# YOUR INSTRUCTIONS
What is needed is an exact copy of every entry.

(Saved data entries)
Start of Block

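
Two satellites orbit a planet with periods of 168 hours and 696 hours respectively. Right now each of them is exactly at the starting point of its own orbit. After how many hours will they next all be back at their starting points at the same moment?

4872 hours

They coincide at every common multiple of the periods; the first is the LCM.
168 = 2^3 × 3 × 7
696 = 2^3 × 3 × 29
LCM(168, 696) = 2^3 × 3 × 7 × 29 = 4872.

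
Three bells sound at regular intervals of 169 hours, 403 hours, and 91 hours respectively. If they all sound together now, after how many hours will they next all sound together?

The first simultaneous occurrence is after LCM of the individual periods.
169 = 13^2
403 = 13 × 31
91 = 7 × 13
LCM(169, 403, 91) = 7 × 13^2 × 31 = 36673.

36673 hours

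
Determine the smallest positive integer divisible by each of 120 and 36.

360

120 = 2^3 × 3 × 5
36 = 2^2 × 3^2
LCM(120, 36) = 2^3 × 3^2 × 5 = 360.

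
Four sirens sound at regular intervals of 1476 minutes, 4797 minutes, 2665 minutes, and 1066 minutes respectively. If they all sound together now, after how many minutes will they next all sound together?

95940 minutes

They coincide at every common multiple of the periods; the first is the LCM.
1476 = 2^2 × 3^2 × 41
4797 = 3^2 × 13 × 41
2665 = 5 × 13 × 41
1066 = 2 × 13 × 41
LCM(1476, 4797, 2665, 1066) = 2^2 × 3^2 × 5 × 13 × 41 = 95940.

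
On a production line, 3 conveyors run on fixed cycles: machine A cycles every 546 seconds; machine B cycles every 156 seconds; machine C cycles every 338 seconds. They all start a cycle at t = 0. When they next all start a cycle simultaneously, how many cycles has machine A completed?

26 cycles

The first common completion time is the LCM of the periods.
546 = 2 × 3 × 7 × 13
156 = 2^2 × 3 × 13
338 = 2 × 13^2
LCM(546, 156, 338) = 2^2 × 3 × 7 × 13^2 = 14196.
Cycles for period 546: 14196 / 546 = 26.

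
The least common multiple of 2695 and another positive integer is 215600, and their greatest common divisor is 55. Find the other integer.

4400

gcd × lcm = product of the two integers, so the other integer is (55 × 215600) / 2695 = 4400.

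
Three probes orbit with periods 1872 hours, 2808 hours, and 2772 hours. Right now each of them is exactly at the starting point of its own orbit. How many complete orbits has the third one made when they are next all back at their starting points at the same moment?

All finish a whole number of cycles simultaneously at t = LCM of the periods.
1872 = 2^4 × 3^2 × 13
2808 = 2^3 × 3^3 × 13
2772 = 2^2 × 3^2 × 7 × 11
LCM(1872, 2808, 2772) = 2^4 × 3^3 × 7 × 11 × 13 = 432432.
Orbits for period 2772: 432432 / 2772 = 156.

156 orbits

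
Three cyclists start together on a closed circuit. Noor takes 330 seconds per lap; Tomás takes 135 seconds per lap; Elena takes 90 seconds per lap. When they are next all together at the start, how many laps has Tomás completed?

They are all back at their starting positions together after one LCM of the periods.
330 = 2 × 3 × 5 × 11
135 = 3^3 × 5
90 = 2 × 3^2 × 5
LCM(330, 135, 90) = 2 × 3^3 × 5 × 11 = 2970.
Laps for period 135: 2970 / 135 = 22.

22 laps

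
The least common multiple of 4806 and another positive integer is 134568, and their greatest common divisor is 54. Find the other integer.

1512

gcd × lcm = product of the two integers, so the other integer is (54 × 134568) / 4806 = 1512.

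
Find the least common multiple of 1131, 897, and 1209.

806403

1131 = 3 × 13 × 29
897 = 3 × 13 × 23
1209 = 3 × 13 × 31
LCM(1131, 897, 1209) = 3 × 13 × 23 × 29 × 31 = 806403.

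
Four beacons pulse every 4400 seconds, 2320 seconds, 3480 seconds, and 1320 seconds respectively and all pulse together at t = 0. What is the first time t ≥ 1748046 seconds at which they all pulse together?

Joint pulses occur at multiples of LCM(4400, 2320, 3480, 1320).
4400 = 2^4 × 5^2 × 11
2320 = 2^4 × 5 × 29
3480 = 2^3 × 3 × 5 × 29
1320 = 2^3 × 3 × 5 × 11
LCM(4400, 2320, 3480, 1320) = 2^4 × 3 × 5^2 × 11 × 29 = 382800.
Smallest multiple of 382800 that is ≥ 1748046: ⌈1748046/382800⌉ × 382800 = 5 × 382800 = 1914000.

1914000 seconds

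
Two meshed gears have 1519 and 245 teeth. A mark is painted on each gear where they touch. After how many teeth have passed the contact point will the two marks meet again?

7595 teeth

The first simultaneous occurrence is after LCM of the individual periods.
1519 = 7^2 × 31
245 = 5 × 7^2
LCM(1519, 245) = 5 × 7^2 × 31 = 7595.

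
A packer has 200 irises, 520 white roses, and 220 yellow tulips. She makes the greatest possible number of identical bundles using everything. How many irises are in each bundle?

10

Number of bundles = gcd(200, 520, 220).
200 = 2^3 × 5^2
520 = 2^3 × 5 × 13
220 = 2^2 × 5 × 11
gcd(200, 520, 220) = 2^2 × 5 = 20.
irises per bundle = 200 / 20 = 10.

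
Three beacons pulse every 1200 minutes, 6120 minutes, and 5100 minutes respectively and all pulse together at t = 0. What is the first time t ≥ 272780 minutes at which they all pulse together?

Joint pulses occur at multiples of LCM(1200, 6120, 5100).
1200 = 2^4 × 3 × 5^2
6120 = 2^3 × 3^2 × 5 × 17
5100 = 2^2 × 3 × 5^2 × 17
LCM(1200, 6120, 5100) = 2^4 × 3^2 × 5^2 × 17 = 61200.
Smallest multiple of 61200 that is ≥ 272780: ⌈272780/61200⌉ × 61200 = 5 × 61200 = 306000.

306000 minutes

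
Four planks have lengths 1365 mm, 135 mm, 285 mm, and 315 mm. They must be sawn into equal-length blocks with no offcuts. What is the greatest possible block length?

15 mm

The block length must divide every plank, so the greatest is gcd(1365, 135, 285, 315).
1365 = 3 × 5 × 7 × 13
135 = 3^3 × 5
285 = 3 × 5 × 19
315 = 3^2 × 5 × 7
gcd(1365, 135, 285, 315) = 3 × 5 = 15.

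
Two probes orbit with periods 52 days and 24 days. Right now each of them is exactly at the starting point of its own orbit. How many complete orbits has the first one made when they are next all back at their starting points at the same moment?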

End of Block

# THE ANSWER
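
Two satellites orbit a planet with periods of 168 hours and 696 hours respectively. Right now each of them is exactly at the starting point of its own orbit. After how many hours will they next all be back at their starting points at the same moment?

4872 hours

They coincide at every common multiple of the periods; the first is the LCM.
168 = 2^3 × 3 × 7
696 = 2^3 × 3 × 29
LCM(168, 696) = 2^3 × 3 × 7 × 29 = 4872.

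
Three bells sound at regular intervals of 169 hours, 403 hours, and 91 hours respectively. If they all sound together now, after how many hours will they next all sound together?

The first simultaneous occurrence is after LCM of the individual periods.
169 = 13^2
403 = 13 × 31
91 = 7 × 13
LCM(169, 403, 91) = 7 × 13^2 × 31 = 36673.

36673 hours

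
Determine the smallest positive integer divisible by each of 120 and 36.

360

120 = 2^3 × 3 × 5
36 = 2^2 × 3^2
LCM(120, 36) = 2^3 × 3^2 × 5 = 360.

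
Four sirens sound at regular intervals of 1476 minutes, 4797 minutes, 2665 minutes, and 1066 minutes respectively. If they all sound together now, after how many minutes will they next all sound together?

95940 minutes

They coincide at every common multiple of the periods; the first is the LCM.
1476 = 2^2 × 3^2 × 41
4797 = 3^2 × 13 × 41
2665 = 5 × 13 × 41
1066 = 2 × 13 × 41
LCM(1476, 4797, 2665, 1066) = 2^2 × 3^2 × 5 × 13 × 41 = 95940.

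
On a production line, 3 conveyors run on fixed cycles: machine A cycles every 546 seconds; machine B cycles every 156 seconds; machine C cycles every 338 seconds. They all start a cycle at t = 0. When they next all start a cycle simultaneously, how many cycles has machine A completed?

26 cycles

The first common completion time is the LCM of the periods.
546 = 2 × 3 × 7 × 13
156 = 2^2 × 3 × 13
338 = 2 × 13^2
LCM(546, 156, 338) = 2^2 × 3 × 7 × 13^2 = 14196.
Cycles for period 546: 14196 / 546 = 26.

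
The least common multiple of 2695 and another positive integer is 215600, and their greatest common divisor is 55. Find the other integer.

4400

gcd × lcm = product of the two integers, so the other integer is (55 × 215600) / 2695 = 4400.

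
Three probes orbit with periods 1872 hours, 2808 hours, and 2772 hours. Right now each of them is exactly at the starting point of its own orbit. How many complete orbits has the third one made when they are next all back at their starting points at the same moment?

All finish a whole number of cycles simultaneously at t = LCM of the periods.
1872 = 2^4 × 3^2 × 13
2808 = 2^3 × 3^3 × 13
2772 = 2^2 × 3^2 × 7 × 11
LCM(1872, 2808, 2772) = 2^4 × 3^3 × 7 × 11 × 13 = 432432.
Orbits for period 2772: 432432 / 2772 = 156.

156 orbits

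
Three cyclists start together on a closed circuit. Noor takes 330 seconds per lap; Tomás takes 135 seconds per lap; Elena takes 90 seconds per lap. When they are next all together at the start, how many laps has Tomás completed?

They are all back at their starting positions together after one LCM of the periods.
330 = 2 × 3 × 5 × 11
135 = 3^3 × 5
90 = 2 × 3^2 × 5
LCM(330, 135, 90) = 2 × 3^3 × 5 × 11 = 2970.
Laps for period 135: 2970 / 135 = 22.

22 laps

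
The least common multiple of 4806 and another positive integer is 134568, and their greatest common divisor is 54. Find the other integer.

1512

gcd × lcm = product of the two integers, so the other integer is (54 × 134568) / 4806 = 1512.

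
Find the least common multiple of 1131, 897, and 1209.

806403

1131 = 3 × 13 × 29
897 = 3 × 13 × 23
1209 = 3 × 13 × 31
LCM(1131, 897, 1209) = 3 × 13 × 23 × 29 × 31 = 806403.

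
Four beacons pulse every 4400 seconds, 2320 seconds, 3480 seconds, and 1320 seconds respectively and all pulse together at t = 0. What is the first time t ≥ 1748046 seconds at which they all pulse together?

Joint pulses occur at multiples of LCM(4400, 2320, 3480, 1320).
4400 = 2^4 × 5^2 × 11
2320 = 2^4 × 5 × 29
3480 = 2^3 × 3 × 5 × 29
1320 = 2^3 × 3 × 5 × 11
LCM(4400, 2320, 3480, 1320) = 2^4 × 3 × 5^2 × 11 × 29 = 382800.
Smallest multiple of 382800 that is ≥ 1748046: ⌈1748046/382800⌉ × 382800 = 5 × 382800 = 1914000.

1914000 seconds

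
Two meshed gears have 1519 and 245 teeth. A mark is painted on each gear where they touch. After how many teeth have passed the contact point will the two marks meet again?

7595 teeth

The first simultaneous occurrence is after LCM of the individual periods.
1519 = 7^2 × 31
245 = 5 × 7^2
LCM(1519, 245) = 5 × 7^2 × 31 = 7595.

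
A packer has 200 irises, 520 white roses, and 220 yellow tulips. She makes the greatest possible number of identical bundles using everything. How many irises are in each bundle?

10

Number of bundles = gcd(200, 520, 220).
200 = 2^3 × 5^2
520 = 2^3 × 5 × 13
220 = 2^2 × 5 × 11
gcd(200, 520, 220) = 2^2 × 5 = 20.
irises per bundle = 200 / 20 = 10.

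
Three beacons pulse every 1200 minutes, 6120 minutes, and 5100 minutes respectively and all pulse together at t = 0. What is the first time t ≥ 272780 minutes at which they all pulse together?

Joint pulses occur at multiples of LCM(1200, 6120, 5100).
1200 = 2^4 × 3 × 5^2
6120 = 2^3 × 3^2 × 5 × 17
5100 = 2^2 × 3 × 5^2 × 17
LCM(1200, 6120, 5100) = 2^4 × 3^2 × 5^2 × 17 = 61200.
Smallest multiple of 61200 that is ≥ 272780: ⌈272780/61200⌉ × 61200 = 5 × 61200 = 306000.

306000 minutes

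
Four planks have lengths 1365 mm, 135 mm, 285 mm, and 315 mm. They must be sawn into equal-length blocks with no offcuts. What is the greatest possible block length?

15 mm

The block length must divide every plank, so the greatest is gcd(1365, 135, 285, 315).
1365 = 3 × 5 × 7 × 13
135 = 3^3 × 5
285 = 3 × 5 × 19
315 = 3^2 × 5 × 7
gcd(1365, 135, 285, 315) = 3 × 5 = 15.

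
Two probes orbit with periods 52 days and 24 days. Right now each of them is exactly at the starting point of its own orbit. How many complete orbits has the first one made when they are next all back at their starting points at the same moment?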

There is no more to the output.